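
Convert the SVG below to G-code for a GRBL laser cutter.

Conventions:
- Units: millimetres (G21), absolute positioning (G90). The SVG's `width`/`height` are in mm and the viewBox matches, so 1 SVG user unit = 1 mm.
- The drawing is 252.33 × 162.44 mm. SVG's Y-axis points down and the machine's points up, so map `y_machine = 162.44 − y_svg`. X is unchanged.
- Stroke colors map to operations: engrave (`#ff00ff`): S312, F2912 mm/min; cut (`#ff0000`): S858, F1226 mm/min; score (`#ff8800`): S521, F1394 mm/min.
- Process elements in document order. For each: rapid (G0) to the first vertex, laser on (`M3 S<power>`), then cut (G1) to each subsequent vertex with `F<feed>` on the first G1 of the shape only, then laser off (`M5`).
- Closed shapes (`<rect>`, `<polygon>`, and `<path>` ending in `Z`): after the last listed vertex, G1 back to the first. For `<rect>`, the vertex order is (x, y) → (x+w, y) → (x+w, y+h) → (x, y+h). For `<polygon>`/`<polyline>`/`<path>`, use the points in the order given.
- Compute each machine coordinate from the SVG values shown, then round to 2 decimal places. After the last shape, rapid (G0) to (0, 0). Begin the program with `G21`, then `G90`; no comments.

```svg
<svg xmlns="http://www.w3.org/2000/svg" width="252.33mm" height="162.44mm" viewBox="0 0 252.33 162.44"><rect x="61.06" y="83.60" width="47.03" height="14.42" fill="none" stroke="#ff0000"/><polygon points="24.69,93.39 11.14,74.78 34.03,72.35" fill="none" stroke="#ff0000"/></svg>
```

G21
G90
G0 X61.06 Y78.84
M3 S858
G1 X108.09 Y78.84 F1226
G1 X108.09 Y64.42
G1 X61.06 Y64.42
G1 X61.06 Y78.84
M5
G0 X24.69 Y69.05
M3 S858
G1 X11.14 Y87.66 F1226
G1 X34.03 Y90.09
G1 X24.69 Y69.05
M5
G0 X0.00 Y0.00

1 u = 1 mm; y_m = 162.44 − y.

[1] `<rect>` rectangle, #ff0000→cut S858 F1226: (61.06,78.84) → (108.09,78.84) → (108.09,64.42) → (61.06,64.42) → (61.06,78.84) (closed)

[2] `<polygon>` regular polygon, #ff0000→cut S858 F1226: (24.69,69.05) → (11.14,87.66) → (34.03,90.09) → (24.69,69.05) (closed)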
____________
### [Exercise instructions]
A line in the material may hold the string "last". Report how many do, and write only the number.

### [Answer for this exercise]
2